- _DESCRIPTION OF THE TASK_: Using the listing below, retype the line bearing "Compute the 6th" and each line after it, word for word, and nothing further.

-- RECORDS TO USE follows --

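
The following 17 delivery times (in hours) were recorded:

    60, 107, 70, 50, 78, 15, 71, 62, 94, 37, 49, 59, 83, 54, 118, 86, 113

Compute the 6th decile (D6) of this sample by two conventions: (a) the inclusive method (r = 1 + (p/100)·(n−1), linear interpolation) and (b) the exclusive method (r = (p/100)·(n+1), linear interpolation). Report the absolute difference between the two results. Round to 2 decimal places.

Sorted: 15, 37, 49, 50, 54, 59, 60, 62, 70, 71, 78, 83, 86, 94, 107, 113, 118.
n = 17.
(a) r = 10.6; between ranks 10 (71) and 11 (78): 75.2.
(b) r = 10.8; between ranks 10 (71) and 11 (78): 76.6.
|75.2 − 76.6| = 1.4.

1.40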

-- RECORDS TO USE concluded --

- _EXERCISE RESULT_:
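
Compute the 6th decile (D6) of this sample by two conventions: (a) the inclusive method (r = 1 + (p/100)·(n−1), linear interpolation) and (b) the exclusive method (r = (p/100)·(n+1), linear interpolation). Report the absolute difference between the two results. Round to 2 decimal places.

Sorted: 15, 37, 49, 50, 54, 59, 60, 62, 70, 71, 78, 83, 86, 94, 107, 113, 118.
n = 17.
(a) r = 10.6; between ranks 10 (71) and 11 (78): 75.2.
(b) r = 10.8; between ranks 10 (71) and 11 (78): 76.6.
|75.2 − 76.6| = 1.4.

1.40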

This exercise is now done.